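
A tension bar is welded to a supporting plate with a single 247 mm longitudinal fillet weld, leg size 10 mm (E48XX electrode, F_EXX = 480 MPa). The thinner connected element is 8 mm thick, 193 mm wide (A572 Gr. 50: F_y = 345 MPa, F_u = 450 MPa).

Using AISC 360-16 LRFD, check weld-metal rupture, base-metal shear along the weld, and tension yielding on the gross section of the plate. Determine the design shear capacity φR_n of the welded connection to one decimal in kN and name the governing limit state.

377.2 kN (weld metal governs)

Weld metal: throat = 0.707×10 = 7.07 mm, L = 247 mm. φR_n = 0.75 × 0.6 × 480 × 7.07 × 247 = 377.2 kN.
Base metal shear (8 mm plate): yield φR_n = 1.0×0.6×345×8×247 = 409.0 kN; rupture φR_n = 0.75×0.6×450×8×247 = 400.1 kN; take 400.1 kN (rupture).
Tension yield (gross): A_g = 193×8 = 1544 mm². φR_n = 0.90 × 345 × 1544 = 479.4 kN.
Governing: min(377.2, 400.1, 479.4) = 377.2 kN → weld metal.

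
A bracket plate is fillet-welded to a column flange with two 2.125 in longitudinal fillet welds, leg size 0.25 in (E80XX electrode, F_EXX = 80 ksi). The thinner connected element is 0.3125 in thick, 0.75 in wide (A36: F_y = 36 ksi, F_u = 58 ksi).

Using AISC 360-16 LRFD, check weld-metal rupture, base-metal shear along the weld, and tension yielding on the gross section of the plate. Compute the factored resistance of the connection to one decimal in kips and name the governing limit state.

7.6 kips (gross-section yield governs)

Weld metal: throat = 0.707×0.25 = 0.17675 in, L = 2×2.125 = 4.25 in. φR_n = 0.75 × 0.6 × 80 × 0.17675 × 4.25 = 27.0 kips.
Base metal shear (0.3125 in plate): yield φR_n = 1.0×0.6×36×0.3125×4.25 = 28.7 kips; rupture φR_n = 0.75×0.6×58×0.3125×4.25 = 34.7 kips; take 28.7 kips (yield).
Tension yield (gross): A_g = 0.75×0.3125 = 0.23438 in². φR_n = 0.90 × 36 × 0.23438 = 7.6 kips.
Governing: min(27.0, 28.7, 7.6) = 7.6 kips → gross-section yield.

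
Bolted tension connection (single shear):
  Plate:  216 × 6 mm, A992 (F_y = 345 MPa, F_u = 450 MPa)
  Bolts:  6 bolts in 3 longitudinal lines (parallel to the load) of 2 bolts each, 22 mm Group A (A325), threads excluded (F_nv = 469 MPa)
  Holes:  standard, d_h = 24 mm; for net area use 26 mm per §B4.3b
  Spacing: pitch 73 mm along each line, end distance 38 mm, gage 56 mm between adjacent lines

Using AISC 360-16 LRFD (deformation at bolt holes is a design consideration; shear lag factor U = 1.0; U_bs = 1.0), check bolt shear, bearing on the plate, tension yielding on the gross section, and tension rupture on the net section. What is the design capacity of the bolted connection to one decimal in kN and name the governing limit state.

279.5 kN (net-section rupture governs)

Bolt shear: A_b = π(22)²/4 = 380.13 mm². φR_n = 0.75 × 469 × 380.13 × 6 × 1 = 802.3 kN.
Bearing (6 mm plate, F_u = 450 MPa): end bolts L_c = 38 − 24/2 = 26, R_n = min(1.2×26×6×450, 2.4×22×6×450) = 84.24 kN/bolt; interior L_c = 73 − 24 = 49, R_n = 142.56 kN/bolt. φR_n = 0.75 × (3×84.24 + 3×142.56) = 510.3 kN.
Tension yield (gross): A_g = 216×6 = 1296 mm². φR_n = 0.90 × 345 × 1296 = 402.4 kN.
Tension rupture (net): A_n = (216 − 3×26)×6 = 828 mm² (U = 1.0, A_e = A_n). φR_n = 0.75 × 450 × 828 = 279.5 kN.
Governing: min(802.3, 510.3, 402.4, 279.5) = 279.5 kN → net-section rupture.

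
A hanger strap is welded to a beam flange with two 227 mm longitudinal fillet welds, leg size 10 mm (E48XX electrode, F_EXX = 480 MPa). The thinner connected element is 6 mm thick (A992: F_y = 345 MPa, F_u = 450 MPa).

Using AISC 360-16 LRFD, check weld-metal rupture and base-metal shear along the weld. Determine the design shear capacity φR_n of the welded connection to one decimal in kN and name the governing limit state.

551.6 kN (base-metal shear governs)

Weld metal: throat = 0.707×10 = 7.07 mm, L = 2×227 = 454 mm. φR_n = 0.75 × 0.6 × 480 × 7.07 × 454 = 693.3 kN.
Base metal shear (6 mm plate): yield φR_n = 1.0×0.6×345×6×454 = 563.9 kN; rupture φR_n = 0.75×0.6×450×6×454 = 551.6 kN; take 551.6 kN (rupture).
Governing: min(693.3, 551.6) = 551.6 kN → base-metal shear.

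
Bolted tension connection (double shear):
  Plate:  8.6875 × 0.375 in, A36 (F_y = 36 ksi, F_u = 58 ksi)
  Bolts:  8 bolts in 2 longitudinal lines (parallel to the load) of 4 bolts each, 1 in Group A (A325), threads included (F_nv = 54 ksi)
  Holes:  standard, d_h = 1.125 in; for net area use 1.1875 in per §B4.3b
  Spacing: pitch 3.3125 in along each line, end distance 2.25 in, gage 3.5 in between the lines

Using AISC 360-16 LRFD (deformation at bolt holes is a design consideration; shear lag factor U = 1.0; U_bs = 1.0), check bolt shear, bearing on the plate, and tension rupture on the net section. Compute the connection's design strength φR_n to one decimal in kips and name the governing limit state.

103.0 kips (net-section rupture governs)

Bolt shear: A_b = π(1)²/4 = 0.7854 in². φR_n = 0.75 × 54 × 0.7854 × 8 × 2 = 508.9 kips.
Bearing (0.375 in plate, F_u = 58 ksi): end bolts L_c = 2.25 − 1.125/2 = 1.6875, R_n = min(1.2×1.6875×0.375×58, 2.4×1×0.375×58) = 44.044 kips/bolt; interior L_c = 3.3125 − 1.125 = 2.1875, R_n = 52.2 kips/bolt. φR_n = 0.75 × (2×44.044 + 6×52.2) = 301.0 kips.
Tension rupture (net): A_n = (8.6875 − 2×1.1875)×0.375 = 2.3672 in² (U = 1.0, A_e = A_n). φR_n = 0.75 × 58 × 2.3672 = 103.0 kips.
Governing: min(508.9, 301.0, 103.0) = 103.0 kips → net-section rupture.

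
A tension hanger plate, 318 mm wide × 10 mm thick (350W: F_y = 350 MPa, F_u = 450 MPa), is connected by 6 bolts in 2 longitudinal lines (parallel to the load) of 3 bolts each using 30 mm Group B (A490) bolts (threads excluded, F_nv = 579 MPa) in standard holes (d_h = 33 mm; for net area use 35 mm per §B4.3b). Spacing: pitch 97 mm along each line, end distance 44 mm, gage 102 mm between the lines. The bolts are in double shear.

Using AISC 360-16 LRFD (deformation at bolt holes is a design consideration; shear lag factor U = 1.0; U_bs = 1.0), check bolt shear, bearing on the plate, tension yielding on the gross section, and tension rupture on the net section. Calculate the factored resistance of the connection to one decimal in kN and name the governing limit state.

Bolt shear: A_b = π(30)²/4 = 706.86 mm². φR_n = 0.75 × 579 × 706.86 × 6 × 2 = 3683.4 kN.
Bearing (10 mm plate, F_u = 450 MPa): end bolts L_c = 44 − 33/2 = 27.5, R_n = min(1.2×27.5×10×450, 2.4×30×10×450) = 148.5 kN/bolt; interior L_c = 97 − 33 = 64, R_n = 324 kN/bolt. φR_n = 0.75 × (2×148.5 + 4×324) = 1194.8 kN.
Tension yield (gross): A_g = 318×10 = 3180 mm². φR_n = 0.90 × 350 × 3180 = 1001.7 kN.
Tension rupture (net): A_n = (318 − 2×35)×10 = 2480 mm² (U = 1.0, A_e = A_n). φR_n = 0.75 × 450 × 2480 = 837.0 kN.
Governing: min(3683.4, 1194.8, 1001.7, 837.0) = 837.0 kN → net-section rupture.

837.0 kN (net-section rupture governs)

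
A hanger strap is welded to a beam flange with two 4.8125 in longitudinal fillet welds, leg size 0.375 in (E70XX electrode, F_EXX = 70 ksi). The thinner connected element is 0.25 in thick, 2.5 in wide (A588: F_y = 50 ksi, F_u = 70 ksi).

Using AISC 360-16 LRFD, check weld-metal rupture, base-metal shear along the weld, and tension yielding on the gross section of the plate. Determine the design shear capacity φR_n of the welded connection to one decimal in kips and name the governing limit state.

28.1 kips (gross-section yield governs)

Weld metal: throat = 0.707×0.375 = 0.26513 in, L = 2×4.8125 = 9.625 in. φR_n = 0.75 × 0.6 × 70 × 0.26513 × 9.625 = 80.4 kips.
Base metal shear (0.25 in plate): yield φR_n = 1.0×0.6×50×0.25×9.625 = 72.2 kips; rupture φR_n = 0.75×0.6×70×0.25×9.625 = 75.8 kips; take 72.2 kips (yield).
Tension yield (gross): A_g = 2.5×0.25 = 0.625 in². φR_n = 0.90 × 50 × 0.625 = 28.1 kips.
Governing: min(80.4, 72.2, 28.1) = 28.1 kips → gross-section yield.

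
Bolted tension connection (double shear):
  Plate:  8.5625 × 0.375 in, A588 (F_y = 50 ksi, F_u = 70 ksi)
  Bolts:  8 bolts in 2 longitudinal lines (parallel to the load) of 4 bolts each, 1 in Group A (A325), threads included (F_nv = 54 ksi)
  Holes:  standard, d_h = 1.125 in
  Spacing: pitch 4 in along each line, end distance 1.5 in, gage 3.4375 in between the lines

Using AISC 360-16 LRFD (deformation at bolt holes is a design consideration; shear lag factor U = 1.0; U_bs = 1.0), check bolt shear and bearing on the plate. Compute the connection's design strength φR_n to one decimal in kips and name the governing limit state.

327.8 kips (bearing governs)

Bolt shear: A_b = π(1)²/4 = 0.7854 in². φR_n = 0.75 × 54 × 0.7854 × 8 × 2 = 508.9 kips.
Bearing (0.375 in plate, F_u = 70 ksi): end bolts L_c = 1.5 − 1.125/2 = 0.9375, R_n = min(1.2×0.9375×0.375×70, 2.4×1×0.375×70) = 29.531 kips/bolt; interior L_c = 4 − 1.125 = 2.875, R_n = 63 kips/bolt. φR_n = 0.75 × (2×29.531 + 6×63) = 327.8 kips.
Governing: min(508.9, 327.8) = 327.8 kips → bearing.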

**TASK ITEM**
With the string "strap" as the key, filter the data above and show the lines that match.

**RESPONSE AREA**
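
A hanger strap is welded to a beam flange with two 227 mm longitudinal fillet welds, leg size 10 mm (E48XX electrode, F_EXX = 480 MPa). The thinner connected element is 6 mm thick (A992: F_y = 345 MPa, F_u = 450 MPa).
A hanger strap is welded to a beam flange with two 4.8125 in longitudinal fillet welds, leg size 0.375 in (E70XX electrode, F_EXX = 70 ksi). The thinner connected element is 0.25 in thick, 2.5 in wide (A588: F_y = 50 ksi, F_u = 70 ksi).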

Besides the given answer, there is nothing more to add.